[Stored data entries]
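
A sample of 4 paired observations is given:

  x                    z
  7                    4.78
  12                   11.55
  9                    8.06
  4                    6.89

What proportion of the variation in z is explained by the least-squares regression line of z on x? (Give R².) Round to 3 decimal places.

n = 4, Σx = 32, Σy = 31.28, Σxy = 272.16, Σx² = 290, Σy² = 268.6866
Sxx = Σx² − (Σx)²/n = 290 − 256 = 34
Sxy = Σxy − (Σx)(Σy)/n = 272.16 − 250.24 = 21.92
Syy = Σy² − (Σy)²/n = 268.6866 − 244.6096 = 24.077
R² = Sxy²/(Sxx·Syy) = (21.92)²/(34·24.077) = 0.586948

0.587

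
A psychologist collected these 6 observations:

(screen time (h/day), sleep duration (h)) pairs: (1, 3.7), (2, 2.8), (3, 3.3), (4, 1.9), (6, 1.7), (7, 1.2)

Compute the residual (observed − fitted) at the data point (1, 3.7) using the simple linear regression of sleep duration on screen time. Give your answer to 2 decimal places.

0.15

n = 6, Σx = 23, Σy = 14.6, Σxy = 45.4, Σx² = 115
Sxx = Σx² − (Σx)²/n = 115 − 88.166667 = 26.833333
Sxy = Σxy − (Σx)(Σy)/n = 45.4 − 55.966667 = -10.566667
b = Sxy/Sxx = -10.566667/26.833333 = -0.393789
a = ȳ − b·x̄ = 2.433333 − (-0.393789)·3.833333 = 3.942857
ŷ(1) = 3.942857 + (-0.393789)·1 = 3.549068
residual = y − ŷ = 3.7 − 3.549068 = 0.150932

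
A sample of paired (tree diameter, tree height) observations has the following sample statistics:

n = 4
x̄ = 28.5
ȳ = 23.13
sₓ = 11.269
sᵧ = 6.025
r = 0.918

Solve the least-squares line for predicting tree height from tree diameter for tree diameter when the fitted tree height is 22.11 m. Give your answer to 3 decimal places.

26.422

b = r · sᵧ/sₓ = 0.918 · 6.025/11.269 = 0.490811
a = ȳ − b·x̄ = 23.13 − 0.490811·28.5 = 9.141884
Set a + b·x = 22.11: x = (22.11 − 9.141884) / 0.490811 = 26.421807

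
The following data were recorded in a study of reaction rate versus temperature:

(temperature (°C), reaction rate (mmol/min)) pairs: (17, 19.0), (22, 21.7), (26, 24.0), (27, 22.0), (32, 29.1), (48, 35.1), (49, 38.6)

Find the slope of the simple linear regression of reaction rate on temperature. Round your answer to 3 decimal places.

0.584

n = 7, Σx = 221, Σy = 189.5, Σxy = 6525.8, Σx² = 7907
Sxx = Σx² − (Σx)²/n = 7907 − 6977.285714 = 929.714286
Sxy = Σxy − (Σx)(Σy)/n = 6525.8 − 5982.785714 = 543.014286
b = Sxy/Sxx = 543.014286/929.714286 = 0.584066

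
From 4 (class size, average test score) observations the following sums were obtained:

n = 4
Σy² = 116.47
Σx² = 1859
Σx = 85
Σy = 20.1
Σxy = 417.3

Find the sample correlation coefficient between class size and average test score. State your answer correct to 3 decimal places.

Sxx = Σx² − (Σx)²/n = 1859 − 1806.25 = 52.75
Sxy = Σxy − (Σx)(Σy)/n = 417.3 − 427.125 = -9.825
Syy = Σy² − (Σy)²/n = 116.47 − 101.0025 = 15.4675
r = Sxy/√(Sxx·Syy) = -9.825/√(815.910625) = -9.825/28.564149 = -0.343963

-0.344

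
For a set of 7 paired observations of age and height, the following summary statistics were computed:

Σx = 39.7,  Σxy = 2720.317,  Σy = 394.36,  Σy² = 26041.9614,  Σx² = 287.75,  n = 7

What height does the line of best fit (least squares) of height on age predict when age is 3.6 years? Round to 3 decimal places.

Sxx = Σx² − (Σx)²/n = 287.75 − 225.155714 = 62.594286
Sxy = Σxy − (Σx)(Σy)/n = 2720.317 − 2236.584571 = 483.732429
b = Sxy/Sxx = 483.732429/62.594286 = 7.728061
a = ȳ − b·x̄ = 56.337143 − 7.728061·5.671429 = 12.508000
ŷ(3.6) = a + b·3.6 = 12.508000 + 7.728061·3.6 = 40.329017

40.329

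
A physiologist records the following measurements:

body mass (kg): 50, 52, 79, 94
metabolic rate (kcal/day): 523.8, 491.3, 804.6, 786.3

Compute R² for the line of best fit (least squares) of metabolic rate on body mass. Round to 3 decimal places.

0.879

n = 4, Σx = 275, Σy = 2606, Σxy = 189213.2, Σx² = 20281, Σy² = 1781390.98
Sxx = Σx² − (Σx)²/n = 20281 − 18906.25 = 1374.75
Sxy = Σxy − (Σx)(Σy)/n = 189213.2 − 179162.5 = 10050.7
Syy = Σy² − (Σy)²/n = 1781390.98 − 1697809 = 83581.98
R² = Sxy²/(Sxx·Syy) = (10050.7)²/(1374.75·83581.98) = 0.879136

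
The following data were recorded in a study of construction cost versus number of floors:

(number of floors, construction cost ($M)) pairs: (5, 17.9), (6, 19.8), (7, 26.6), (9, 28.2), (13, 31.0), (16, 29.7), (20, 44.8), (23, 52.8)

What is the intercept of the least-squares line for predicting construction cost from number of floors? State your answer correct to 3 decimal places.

10.720

n = 8, Σx = 99, Σy = 250.8, Σxy = 3636.9, Σx² = 1545
Sxx = Σx² − (Σx)²/n = 1545 − 1225.125 = 319.875
Sxy = Σxy − (Σx)(Σy)/n = 3636.9 − 3103.65 = 533.25
b = Sxy/Sxx = 533.25/319.875 = 1.667057
a = ȳ − b·x̄ = 31.35 − 1.667057·12.375 = 10.720164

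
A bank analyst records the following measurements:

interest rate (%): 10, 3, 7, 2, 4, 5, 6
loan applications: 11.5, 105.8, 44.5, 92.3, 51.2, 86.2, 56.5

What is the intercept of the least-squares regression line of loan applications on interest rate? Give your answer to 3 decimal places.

120.559

n = 7, Σx = 37, Σy = 448, Σxy = 1903.3, Σx² = 239
Sxx = Σx² − (Σx)²/n = 239 − 195.571429 = 43.428571
Sxy = Σxy − (Σx)(Σy)/n = 1903.3 − 2368 = -464.7
b = Sxy/Sxx = -464.7/43.428571 = -10.700329
a = ȳ − b·x̄ = 64 − (-10.700329)·5.285714 = 120.558882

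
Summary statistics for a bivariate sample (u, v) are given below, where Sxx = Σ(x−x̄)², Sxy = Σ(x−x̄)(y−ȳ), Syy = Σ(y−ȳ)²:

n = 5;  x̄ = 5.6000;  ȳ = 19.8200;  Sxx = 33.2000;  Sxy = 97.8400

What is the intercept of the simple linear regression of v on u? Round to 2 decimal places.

b = Sxy/Sxx = 97.84/33.2 = 2.946988
a = ȳ − b·x̄ = 19.82 − 2.946988·5.6 = 3.316867

3.32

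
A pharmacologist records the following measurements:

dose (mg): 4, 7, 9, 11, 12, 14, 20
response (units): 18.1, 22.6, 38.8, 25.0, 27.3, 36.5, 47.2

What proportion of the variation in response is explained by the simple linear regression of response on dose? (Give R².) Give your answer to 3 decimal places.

n = 7, Σx = 77, Σy = 215.5, Σxy = 2637.4, Σx² = 1007, Σy² = 7274.19
Sxx = Σx² − (Σx)²/n = 1007 − 847 = 160
Sxy = Σxy − (Σx)(Σy)/n = 2637.4 − 2370.5 = 266.9
Syy = Σy² − (Σy)²/n = 7274.19 − 6634.321429 = 639.868571
R² = Sxy²/(Sxx·Syy) = (266.9)²/(160·639.868571) = 0.695803

0.696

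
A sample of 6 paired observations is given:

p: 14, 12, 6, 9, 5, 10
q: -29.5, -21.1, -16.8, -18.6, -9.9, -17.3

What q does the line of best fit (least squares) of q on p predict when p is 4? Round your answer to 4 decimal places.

-9.8449

n = 6, Σx = 56, Σy = -113.2, Σxy = -1156.9, Σx² = 582
Sxx = Σx² − (Σx)²/n = 582 − 522.666667 = 59.333333
Sxy = Σxy − (Σx)(Σy)/n = -1156.9 − (-1056.533333) = -100.366667
b = Sxy/Sxx = -100.366667/59.333333 = -1.691573
a = ȳ − b·x̄ = -18.866667 − (-1.691573)·9.333333 = -3.078652
ŷ(4) = a + b·4 = -3.078652 + (-1.691573)·4 = -9.844944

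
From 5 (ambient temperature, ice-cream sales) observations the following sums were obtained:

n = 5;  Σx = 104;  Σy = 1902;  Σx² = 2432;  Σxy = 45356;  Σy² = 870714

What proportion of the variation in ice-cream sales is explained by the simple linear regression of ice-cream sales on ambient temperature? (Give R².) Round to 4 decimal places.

Sxx = Σx² − (Σx)²/n = 2432 − 2163.2 = 268.8
Sxy = Σxy − (Σx)(Σy)/n = 45356 − 39561.6 = 5794.4
Syy = Σy² − (Σy)²/n = 870714 − 723520.8 = 147193.2
R² = Sxy²/(Sxx·Syy) = (5794.4)²/(268.8·147193.2) = 0.848594

0.8486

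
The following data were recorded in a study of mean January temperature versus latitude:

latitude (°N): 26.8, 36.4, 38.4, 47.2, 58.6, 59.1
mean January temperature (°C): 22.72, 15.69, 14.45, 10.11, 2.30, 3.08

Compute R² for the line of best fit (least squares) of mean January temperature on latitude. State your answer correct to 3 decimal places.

n = 6, Σx = 266.5, Σy = 68.35, Σxy = 2528.892, Σx² = 12672.37, Σy² = 1088.1655
Sxx = Σx² − (Σx)²/n = 12672.37 − 11837.041667 = 835.328333
Sxy = Σxy − (Σx)(Σy)/n = 2528.892 − 3035.879167 = -506.987167
Syy = Σy² − (Σy)²/n = 1088.1655 − 778.620417 = 309.545083
R² = Sxy²/(Sxx·Syy) = (-506.987167)²/(835.328333·309.545083) = 0.994060

0.994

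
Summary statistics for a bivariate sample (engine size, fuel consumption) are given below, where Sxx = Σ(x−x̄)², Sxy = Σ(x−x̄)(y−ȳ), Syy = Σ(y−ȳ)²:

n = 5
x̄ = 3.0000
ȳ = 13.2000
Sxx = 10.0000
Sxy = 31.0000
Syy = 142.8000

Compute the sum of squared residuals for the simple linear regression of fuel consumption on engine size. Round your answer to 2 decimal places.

46.70

b = Sxy/Sxx = 31/10 = 3.1
SSE = Syy − b·Sxy = 142.8 − 3.1·31 = 46.7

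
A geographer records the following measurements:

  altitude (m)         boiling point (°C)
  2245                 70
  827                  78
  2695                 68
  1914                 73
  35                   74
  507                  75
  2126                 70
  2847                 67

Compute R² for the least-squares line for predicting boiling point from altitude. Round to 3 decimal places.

0.728

n = 8, Σx = 13196, Σy = 575, Σxy = 924822, Σx² = 29533934, Σy² = 41427
Sxx = Σx² − (Σx)²/n = 29533934 − 21766802 = 7767132
Sxy = Σxy − (Σx)(Σy)/n = 924822 − 948462.5 = -23640.5
Syy = Σy² − (Σy)²/n = 41427 − 41328.125 = 98.875
R² = Sxy²/(Sxx·Syy) = (-23640.5)²/(7767132·98.875) = 0.727723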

◆ TASK BRIEF ◆
All lines with the word "versus" need to be copied from the data above.

◆ PROBLEM SOLUTION ◆
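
The following data were recorded in a study of reaction rate versus temperature:
The following data were recorded in a study of construction cost versus number of floors:
The following data were recorded in a study of mean January temperature versus latitude: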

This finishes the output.